-- MATERIAL FOR THIS TASK follows --
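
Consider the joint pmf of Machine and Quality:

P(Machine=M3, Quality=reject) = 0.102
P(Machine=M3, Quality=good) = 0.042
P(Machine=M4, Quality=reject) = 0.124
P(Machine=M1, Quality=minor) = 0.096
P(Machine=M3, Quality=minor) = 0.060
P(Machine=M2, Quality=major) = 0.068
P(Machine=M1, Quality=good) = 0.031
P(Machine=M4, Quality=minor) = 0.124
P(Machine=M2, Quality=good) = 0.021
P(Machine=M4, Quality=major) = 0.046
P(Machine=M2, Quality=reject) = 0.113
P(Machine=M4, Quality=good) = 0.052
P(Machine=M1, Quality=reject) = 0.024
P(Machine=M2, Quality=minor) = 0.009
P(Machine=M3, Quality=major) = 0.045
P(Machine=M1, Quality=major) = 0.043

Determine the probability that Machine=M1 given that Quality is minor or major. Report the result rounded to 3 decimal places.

0.283

P(Quality=minor) = 0.096 + 0.009 + 0.060 + 0.124 = 0.289.
P(Quality=major) = 0.043 + 0.068 + 0.045 + 0.046 = 0.202.
P(Quality ∈ {minor, major}) = 0.289 + 0.202 = 0.491; P(Machine=M1, Quality ∈ {minor, major}) = 0.096 + 0.043 = 0.139.
P(Machine=M1 | Quality ∈ {minor, major}) = 0.139/0.491 = 0.283.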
-- MATERIAL FOR THIS TASK concluded --
Each entry above must be retyped exactly.

*EXERCISE RESPONSE*.
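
Consider the joint pmf of Machine and Quality:

P(Machine=M3, Quality=reject) = 0.102
P(Machine=M3, Quality=good) = 0.042
P(Machine=M4, Quality=reject) = 0.124
P(Machine=M1, Quality=minor) = 0.096
P(Machine=M3, Quality=minor) = 0.060
P(Machine=M2, Quality=major) = 0.068
P(Machine=M1, Quality=good) = 0.031
P(Machine=M4, Quality=minor) = 0.124
P(Machine=M2, Quality=good) = 0.021
P(Machine=M4, Quality=major) = 0.046
P(Machine=M2, Quality=reject) = 0.113
P(Machine=M4, Quality=good) = 0.052
P(Machine=M1, Quality=reject) = 0.024
P(Machine=M2, Quality=minor) = 0.009
P(Machine=M3, Quality=major) = 0.045
P(Machine=M1, Quality=major) = 0.043

Determine the probability that Machine=M1 given that Quality is minor or major. Report the result rounded to 3 decimal places.

0.283

P(Quality=minor) = 0.096 + 0.009 + 0.060 + 0.124 = 0.289.
P(Quality=major) = 0.043 + 0.068 + 0.045 + 0.046 = 0.202.
P(Quality ∈ {minor, major}) = 0.289 + 0.202 = 0.491; P(Machine=M1, Quality ∈ {minor, major}) = 0.096 + 0.043 = 0.139.
P(Machine=M1 | Quality ∈ {minor, major}) = 0.139/0.491 = 0.283.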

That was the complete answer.